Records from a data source
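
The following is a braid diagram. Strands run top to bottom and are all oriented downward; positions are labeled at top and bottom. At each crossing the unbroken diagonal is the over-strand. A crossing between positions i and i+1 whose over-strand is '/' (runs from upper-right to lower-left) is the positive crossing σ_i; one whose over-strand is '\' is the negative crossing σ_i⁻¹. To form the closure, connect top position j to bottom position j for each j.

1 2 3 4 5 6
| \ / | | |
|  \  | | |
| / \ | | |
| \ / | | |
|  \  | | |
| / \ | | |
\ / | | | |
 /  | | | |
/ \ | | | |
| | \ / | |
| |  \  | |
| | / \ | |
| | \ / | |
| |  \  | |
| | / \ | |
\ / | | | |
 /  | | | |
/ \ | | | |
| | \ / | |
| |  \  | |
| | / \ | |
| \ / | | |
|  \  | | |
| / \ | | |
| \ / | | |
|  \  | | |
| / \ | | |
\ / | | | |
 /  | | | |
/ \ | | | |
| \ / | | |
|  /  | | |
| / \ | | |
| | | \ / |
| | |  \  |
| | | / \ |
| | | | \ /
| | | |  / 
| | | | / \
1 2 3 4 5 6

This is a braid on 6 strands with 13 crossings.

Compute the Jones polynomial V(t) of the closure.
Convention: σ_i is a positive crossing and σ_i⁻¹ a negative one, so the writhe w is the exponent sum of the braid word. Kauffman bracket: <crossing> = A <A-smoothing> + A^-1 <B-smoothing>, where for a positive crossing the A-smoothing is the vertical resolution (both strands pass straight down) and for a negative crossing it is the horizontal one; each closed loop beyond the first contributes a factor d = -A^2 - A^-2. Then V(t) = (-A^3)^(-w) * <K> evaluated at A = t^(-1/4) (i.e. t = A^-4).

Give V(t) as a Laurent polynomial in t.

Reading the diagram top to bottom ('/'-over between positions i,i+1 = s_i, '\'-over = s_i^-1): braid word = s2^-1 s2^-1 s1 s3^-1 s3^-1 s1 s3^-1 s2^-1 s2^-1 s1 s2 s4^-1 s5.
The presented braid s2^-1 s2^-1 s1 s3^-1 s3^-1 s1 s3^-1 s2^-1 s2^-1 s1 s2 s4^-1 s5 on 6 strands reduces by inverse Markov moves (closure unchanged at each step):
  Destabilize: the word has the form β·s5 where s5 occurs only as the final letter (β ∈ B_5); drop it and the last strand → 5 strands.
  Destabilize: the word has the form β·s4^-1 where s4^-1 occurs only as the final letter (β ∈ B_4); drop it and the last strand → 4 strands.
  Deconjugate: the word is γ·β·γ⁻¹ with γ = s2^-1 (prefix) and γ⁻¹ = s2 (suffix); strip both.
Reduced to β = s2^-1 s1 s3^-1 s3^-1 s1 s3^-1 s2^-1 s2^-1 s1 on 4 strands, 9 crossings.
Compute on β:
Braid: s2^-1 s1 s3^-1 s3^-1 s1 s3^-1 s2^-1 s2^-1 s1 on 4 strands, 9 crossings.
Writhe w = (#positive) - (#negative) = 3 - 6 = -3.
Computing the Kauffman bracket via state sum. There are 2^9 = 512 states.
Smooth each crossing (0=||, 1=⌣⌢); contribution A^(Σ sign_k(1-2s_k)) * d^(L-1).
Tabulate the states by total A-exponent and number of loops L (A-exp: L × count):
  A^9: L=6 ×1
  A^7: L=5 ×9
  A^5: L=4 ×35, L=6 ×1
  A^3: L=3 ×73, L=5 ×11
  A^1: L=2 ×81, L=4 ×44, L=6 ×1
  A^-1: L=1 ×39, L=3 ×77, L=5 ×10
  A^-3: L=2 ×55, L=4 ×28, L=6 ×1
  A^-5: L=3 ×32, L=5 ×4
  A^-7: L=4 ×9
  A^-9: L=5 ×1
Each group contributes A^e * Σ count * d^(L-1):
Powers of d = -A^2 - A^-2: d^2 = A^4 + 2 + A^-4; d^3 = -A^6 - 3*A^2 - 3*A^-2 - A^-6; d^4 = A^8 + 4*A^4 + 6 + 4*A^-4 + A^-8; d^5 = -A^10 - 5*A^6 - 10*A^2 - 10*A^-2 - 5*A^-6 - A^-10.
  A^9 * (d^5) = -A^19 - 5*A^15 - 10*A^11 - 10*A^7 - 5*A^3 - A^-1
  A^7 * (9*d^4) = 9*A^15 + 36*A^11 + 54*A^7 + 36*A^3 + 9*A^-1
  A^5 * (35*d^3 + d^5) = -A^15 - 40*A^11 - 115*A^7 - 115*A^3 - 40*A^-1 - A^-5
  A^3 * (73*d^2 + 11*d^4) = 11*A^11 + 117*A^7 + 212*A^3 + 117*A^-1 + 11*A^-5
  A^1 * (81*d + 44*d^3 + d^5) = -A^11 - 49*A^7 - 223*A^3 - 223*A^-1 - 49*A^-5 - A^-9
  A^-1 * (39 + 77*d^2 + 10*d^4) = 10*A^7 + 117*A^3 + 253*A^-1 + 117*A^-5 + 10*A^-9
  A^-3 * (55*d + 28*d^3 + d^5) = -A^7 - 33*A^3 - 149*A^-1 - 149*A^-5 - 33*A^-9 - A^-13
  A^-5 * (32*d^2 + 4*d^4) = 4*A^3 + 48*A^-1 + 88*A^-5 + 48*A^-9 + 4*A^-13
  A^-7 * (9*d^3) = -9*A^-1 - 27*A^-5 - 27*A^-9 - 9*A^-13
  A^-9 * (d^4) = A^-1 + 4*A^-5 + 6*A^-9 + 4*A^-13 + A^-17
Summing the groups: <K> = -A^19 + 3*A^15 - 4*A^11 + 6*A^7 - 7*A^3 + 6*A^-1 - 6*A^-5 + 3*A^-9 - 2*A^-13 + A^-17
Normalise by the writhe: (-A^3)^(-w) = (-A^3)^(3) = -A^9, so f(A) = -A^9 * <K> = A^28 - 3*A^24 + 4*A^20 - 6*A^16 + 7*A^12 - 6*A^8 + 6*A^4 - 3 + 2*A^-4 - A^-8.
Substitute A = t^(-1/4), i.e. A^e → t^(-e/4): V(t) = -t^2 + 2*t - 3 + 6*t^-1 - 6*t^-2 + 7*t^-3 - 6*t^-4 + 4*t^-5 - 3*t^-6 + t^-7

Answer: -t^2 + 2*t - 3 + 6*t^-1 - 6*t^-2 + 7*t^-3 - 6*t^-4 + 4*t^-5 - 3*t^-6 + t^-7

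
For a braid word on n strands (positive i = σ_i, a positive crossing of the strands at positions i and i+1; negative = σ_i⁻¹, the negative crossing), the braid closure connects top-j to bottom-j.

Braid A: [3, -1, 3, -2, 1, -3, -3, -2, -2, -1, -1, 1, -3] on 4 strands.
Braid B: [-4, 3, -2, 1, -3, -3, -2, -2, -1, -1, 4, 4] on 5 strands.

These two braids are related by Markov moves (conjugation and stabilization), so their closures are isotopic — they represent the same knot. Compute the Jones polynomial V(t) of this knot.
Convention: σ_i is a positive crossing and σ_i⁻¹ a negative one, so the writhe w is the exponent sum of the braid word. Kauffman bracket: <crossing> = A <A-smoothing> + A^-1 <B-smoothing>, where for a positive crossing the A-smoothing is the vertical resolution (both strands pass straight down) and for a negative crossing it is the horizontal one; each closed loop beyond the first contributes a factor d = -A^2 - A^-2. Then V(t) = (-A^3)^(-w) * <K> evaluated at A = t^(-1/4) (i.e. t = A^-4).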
---
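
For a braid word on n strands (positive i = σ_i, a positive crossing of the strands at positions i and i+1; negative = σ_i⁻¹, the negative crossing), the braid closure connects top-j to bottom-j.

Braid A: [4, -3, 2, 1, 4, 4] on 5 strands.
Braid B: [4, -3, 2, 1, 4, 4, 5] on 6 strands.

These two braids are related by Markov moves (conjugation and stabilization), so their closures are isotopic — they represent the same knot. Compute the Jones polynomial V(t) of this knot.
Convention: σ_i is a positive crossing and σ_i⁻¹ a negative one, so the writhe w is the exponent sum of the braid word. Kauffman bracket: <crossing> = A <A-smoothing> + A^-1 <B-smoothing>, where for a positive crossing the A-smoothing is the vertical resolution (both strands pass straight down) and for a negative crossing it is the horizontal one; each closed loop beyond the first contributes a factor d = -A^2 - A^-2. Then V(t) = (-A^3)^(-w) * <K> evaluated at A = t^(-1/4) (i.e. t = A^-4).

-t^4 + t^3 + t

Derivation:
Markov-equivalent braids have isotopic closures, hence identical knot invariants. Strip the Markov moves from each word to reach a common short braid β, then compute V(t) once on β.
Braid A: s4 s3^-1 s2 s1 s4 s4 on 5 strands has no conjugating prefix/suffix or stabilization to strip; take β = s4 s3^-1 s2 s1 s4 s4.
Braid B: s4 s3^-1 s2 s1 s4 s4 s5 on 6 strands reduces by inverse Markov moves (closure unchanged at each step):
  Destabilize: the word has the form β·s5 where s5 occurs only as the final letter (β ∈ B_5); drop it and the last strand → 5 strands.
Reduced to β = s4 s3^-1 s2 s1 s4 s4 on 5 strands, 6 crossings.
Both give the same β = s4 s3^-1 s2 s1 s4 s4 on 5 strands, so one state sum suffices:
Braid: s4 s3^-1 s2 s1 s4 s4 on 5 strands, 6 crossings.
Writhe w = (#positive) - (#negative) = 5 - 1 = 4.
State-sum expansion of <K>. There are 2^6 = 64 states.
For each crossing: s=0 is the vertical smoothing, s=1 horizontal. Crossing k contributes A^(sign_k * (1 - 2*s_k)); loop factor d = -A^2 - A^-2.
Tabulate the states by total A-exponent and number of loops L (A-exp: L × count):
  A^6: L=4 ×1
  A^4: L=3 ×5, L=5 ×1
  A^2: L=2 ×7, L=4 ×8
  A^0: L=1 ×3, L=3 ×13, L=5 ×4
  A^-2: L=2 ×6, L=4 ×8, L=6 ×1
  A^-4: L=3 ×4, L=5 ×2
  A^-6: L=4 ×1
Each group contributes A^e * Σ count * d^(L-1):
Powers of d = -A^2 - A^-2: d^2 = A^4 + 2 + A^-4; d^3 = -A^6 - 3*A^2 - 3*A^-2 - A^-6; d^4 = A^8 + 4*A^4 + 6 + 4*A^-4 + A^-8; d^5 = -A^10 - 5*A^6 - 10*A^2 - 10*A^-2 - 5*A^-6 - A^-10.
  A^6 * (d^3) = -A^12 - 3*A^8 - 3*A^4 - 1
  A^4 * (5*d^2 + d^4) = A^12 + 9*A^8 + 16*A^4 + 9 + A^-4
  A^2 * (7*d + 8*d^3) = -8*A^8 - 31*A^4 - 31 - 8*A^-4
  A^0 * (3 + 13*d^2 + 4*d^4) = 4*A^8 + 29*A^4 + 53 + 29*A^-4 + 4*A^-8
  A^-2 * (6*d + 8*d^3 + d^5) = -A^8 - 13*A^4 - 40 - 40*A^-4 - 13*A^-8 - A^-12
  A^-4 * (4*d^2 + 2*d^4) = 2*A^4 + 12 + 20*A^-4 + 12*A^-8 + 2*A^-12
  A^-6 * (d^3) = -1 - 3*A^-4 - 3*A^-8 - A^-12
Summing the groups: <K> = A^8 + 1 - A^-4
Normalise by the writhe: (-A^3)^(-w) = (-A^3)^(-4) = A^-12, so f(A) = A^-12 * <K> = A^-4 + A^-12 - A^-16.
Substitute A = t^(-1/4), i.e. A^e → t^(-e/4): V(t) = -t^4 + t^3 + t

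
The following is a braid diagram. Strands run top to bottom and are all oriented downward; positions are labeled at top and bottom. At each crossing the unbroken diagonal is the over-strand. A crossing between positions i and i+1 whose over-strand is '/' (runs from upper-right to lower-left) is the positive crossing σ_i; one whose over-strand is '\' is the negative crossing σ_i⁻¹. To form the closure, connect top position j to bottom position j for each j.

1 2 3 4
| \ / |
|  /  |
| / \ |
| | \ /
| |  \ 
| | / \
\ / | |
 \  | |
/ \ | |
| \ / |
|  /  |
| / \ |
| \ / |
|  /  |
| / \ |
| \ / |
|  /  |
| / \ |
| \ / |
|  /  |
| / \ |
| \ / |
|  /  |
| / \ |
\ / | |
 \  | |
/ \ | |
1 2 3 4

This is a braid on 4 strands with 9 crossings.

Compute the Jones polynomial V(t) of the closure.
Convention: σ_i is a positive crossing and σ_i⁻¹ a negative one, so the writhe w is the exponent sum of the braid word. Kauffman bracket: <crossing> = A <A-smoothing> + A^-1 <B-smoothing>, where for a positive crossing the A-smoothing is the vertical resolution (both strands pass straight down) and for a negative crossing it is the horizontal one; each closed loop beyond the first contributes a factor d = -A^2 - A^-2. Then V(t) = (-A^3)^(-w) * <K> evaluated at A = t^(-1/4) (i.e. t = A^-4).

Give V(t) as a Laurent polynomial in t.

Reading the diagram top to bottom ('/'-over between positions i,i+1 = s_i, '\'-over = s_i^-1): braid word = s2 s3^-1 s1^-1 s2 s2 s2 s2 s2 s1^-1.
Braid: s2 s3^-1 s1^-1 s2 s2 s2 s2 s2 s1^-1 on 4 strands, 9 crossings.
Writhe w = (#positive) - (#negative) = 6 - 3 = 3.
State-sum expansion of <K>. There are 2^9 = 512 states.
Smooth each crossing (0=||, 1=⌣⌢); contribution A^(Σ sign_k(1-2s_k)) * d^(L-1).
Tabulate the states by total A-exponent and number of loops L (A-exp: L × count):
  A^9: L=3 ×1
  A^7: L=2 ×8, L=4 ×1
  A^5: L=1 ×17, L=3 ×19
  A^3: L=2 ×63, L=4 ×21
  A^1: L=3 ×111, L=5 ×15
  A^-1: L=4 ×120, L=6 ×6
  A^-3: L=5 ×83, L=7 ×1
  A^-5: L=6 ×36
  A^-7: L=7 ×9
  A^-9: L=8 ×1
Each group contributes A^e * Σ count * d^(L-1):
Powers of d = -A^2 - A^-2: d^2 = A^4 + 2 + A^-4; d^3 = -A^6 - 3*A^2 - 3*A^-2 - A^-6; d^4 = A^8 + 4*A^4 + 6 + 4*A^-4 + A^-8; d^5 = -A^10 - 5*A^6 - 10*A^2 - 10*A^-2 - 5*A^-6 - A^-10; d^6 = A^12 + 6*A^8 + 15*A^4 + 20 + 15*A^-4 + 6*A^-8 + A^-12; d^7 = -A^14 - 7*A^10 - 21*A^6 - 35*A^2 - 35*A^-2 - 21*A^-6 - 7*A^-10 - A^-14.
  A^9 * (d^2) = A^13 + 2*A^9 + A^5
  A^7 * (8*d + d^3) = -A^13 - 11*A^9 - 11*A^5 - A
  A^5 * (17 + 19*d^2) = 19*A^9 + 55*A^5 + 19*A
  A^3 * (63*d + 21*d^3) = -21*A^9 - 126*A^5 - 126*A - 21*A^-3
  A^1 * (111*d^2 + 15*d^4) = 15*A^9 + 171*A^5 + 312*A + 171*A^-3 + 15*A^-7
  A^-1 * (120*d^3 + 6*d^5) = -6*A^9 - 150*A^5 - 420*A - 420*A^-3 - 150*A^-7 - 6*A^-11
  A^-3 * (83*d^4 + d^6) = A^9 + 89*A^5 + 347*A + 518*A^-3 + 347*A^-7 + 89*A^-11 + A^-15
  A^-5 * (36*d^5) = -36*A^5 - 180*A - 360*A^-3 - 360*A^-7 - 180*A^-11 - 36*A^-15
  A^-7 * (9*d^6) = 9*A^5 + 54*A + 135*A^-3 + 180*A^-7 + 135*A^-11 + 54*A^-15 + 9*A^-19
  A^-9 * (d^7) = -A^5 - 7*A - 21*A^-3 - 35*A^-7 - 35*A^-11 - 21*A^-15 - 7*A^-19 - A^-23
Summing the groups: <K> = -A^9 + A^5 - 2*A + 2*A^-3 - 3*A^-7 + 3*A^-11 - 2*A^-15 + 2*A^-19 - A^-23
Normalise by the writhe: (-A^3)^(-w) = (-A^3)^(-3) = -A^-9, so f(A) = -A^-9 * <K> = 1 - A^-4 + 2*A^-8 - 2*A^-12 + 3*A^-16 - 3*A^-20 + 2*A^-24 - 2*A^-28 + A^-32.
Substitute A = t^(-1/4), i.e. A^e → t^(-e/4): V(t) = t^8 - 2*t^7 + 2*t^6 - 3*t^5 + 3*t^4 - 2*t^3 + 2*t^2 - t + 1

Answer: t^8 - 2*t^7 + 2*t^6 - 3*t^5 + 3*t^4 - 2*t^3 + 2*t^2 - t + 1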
---
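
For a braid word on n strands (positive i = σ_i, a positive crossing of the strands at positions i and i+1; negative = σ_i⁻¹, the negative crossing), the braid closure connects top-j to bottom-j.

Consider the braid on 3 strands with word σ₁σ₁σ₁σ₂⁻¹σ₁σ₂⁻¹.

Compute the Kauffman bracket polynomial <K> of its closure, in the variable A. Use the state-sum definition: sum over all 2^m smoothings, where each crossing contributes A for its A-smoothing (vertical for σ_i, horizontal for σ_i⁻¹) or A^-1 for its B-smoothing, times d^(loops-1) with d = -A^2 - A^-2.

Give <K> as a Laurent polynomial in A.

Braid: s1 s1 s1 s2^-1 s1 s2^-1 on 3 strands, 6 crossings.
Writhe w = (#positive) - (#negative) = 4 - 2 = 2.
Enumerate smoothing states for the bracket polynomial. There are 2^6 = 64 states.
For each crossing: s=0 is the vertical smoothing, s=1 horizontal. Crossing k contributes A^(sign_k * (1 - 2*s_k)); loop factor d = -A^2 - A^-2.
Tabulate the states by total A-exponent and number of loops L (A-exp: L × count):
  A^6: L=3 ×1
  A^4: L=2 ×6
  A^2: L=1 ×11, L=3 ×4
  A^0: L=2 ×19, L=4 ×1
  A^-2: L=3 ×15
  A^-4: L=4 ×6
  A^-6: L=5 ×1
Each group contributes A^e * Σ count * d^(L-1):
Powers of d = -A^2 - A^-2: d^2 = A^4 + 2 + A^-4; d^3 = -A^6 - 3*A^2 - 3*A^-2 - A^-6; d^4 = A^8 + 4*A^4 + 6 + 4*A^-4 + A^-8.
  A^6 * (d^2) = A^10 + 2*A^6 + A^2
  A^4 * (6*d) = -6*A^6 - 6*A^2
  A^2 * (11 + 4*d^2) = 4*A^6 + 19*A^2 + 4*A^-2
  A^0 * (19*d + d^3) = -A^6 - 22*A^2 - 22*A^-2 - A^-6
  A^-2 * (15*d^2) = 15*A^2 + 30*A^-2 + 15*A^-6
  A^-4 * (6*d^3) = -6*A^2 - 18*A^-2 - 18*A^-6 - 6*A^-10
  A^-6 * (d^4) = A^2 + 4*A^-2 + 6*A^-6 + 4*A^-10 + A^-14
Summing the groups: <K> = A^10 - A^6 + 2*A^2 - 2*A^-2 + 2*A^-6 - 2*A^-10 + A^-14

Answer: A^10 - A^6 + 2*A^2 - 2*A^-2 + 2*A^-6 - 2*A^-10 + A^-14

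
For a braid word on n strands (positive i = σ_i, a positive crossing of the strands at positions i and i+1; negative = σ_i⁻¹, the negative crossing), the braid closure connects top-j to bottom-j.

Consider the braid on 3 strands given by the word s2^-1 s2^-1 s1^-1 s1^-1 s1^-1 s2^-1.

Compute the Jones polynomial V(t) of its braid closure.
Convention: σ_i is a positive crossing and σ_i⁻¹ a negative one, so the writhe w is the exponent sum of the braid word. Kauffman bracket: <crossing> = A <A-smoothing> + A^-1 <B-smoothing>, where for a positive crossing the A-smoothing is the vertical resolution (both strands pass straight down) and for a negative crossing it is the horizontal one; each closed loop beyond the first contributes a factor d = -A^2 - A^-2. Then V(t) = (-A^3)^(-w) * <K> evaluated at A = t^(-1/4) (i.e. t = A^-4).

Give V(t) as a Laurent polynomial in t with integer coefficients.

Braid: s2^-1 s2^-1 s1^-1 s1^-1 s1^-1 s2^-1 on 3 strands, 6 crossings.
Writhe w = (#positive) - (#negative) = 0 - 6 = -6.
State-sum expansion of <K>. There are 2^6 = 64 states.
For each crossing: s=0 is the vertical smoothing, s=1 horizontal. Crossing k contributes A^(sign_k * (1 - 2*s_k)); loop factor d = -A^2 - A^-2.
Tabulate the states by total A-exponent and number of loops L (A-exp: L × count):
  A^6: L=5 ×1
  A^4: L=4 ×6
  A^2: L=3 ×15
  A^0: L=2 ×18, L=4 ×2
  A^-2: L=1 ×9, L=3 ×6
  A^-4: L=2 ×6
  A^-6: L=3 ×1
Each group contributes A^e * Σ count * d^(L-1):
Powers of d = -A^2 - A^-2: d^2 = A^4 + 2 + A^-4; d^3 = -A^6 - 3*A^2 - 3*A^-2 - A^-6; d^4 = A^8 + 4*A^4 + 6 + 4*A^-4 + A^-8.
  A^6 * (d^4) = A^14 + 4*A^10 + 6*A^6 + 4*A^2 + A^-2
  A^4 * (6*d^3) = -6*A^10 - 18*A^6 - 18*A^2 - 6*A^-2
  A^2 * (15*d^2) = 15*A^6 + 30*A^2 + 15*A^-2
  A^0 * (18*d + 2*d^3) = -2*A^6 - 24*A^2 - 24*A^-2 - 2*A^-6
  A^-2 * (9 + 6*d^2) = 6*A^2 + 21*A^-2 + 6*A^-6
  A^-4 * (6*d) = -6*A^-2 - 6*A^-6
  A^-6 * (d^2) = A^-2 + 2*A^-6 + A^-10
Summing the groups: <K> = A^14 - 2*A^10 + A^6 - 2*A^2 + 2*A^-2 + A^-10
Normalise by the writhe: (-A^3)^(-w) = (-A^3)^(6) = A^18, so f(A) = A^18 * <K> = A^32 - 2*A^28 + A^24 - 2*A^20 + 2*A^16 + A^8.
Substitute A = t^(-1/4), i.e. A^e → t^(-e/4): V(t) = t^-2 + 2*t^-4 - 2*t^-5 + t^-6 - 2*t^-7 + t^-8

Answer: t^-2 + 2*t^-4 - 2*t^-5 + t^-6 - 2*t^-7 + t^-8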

**Required work**
Read the entries and pick out all lines that include the word "Consider".

**Task output**
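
Consider the braid on 3 strands with word σ₁σ₁σ₁σ₂⁻¹σ₁σ₂⁻¹.
Consider the braid on 3 strands given by the word s2^-1 s2^-1 s1^-1 s1^-1 s1^-1 s2^-1.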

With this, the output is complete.